++++ INFORMATION GIVEN ++++
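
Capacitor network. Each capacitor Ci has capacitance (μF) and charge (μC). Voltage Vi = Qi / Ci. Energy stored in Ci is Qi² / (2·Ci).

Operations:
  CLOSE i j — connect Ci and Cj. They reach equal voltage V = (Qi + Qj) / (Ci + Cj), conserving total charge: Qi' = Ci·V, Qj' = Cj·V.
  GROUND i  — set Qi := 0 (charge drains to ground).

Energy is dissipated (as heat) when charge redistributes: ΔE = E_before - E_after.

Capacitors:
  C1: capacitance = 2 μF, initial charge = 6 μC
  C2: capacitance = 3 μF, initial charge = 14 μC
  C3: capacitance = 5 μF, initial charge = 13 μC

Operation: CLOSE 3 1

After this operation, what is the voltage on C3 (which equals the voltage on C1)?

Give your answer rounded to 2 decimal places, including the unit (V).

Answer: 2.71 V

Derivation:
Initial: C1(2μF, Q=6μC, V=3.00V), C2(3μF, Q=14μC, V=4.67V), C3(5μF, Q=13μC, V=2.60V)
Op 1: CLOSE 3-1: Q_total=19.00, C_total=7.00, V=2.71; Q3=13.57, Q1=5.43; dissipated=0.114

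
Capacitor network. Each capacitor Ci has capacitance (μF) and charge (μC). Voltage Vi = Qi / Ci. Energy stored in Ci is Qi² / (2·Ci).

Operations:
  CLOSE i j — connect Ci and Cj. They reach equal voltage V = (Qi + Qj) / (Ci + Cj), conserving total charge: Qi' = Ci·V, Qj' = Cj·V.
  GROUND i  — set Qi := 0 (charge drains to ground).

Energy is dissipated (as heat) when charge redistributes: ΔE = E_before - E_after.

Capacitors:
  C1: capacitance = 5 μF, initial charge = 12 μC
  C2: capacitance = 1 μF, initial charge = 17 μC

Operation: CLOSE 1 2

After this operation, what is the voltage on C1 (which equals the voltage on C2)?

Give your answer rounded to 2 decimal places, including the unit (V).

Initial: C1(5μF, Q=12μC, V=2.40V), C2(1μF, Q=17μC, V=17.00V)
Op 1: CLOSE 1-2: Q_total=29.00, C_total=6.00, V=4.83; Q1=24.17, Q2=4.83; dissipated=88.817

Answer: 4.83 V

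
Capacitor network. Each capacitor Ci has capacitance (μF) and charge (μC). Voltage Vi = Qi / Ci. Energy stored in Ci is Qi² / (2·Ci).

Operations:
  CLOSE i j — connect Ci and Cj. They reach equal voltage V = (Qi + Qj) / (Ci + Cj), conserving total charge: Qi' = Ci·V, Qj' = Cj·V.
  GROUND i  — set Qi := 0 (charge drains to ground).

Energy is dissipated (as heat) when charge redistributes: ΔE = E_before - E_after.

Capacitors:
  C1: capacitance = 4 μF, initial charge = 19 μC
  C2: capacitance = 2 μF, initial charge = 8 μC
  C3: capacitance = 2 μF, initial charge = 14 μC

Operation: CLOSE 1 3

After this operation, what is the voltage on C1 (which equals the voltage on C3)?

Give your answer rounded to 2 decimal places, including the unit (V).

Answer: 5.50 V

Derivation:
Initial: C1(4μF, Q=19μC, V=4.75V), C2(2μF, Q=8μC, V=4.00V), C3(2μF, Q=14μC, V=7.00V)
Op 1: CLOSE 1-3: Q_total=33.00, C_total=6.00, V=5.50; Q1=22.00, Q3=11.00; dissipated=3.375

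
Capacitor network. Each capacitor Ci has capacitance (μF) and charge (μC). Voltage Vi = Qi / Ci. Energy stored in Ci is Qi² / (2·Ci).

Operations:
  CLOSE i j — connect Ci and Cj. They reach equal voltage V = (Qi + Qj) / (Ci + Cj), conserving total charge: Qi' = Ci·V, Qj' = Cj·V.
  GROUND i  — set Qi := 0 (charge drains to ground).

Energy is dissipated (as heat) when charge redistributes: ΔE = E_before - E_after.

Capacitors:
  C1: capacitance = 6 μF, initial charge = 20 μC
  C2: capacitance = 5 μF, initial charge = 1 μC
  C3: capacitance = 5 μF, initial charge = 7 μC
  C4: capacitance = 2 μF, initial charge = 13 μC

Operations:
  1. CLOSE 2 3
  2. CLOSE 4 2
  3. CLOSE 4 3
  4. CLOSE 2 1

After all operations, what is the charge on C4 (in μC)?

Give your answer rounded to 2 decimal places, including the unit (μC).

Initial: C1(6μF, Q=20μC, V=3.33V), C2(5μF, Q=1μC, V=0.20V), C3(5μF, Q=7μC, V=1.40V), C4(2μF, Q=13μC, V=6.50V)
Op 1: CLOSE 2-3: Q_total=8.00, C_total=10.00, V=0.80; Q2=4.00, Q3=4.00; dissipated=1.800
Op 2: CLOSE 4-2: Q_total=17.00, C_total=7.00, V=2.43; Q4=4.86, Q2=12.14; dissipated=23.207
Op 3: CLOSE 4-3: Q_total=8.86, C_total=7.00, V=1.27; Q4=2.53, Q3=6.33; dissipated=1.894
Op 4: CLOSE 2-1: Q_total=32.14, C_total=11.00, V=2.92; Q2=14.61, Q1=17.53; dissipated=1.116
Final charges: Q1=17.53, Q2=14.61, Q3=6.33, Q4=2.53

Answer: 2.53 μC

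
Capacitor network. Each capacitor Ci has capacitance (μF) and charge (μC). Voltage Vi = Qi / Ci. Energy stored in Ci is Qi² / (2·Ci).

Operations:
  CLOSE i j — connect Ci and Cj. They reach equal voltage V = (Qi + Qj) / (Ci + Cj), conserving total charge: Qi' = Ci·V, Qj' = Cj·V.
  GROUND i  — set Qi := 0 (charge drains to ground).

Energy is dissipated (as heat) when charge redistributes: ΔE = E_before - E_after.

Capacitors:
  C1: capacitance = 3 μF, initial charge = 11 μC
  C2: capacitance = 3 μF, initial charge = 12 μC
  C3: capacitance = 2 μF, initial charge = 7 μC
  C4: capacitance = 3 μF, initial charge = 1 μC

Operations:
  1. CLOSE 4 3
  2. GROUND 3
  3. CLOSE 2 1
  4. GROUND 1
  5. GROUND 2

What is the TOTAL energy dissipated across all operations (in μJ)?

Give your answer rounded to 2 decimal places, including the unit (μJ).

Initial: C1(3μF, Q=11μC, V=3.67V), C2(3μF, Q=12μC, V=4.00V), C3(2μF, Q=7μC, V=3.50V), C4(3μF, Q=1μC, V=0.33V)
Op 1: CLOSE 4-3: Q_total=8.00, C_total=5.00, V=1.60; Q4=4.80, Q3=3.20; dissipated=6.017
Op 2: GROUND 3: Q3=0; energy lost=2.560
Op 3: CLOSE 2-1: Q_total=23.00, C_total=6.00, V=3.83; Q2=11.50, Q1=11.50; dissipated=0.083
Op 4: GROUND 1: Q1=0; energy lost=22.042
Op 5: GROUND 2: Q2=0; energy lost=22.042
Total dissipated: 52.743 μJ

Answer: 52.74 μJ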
++++
■ DIRECTIONS
Each line above, from the one that contains "After all operations, what" to the last line of the records, should be repeated exactly. Leave out all others.

■ EXERCISE RESPONSE
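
After all operations, what is the charge on C4 (in μC)?

Give your answer rounded to 2 decimal places, including the unit (μC).

Initial: C1(6μF, Q=20μC, V=3.33V), C2(5μF, Q=1μC, V=0.20V), C3(5μF, Q=7μC, V=1.40V), C4(2μF, Q=13μC, V=6.50V)
Op 1: CLOSE 2-3: Q_total=8.00, C_total=10.00, V=0.80; Q2=4.00, Q3=4.00; dissipated=1.800
Op 2: CLOSE 4-2: Q_total=17.00, C_total=7.00, V=2.43; Q4=4.86, Q2=12.14; dissipated=23.207
Op 3: CLOSE 4-3: Q_total=8.86, C_total=7.00, V=1.27; Q4=2.53, Q3=6.33; dissipated=1.894
Op 4: CLOSE 2-1: Q_total=32.14, C_total=11.00, V=2.92; Q2=14.61, Q1=17.53; dissipated=1.116
Final charges: Q1=17.53, Q2=14.61, Q3=6.33, Q4=2.53

Answer: 2.53 μC

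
Capacitor network. Each capacitor Ci has capacitance (μF) and charge (μC). Voltage Vi = Qi / Ci. Energy stored in Ci is Qi² / (2·Ci).

Operations:
  CLOSE i j — connect Ci and Cj. They reach equal voltage V = (Qi + Qj) / (Ci + Cj), conserving total charge: Qi' = Ci·V, Qj' = Cj·V.
  GROUND i  — set Qi := 0 (charge drains to ground).

Energy is dissipated (as heat) when charge redistributes: ΔE = E_before - E_after.

Capacitors:
  C1: capacitance = 3 μF, initial charge = 11 μC
  C2: capacitance = 3 μF, initial charge = 12 μC
  C3: capacitance = 2 μF, initial charge = 7 μC
  C4: capacitance = 3 μF, initial charge = 1 μC

Operations:
  1. CLOSE 4 3
  2. GROUND 3
  3. CLOSE 2 1
  4. GROUND 1
  5. GROUND 2

What is the TOTAL energy dissipated across all operations (in μJ)?

Give your answer rounded to 2 decimal places, including the unit (μJ).

Initial: C1(3μF, Q=11μC, V=3.67V), C2(3μF, Q=12μC, V=4.00V), C3(2μF, Q=7μC, V=3.50V), C4(3μF, Q=1μC, V=0.33V)
Op 1: CLOSE 4-3: Q_total=8.00, C_total=5.00, V=1.60; Q4=4.80, Q3=3.20; dissipated=6.017
Op 2: GROUND 3: Q3=0; energy lost=2.560
Op 3: CLOSE 2-1: Q_total=23.00, C_total=6.00, V=3.83; Q2=11.50, Q1=11.50; dissipated=0.083
Op 4: GROUND 1: Q1=0; energy lost=22.042
Op 5: GROUND 2: Q2=0; energy lost=22.042
Total dissipated: 52.743 μJ

Answer: 52.74 μJ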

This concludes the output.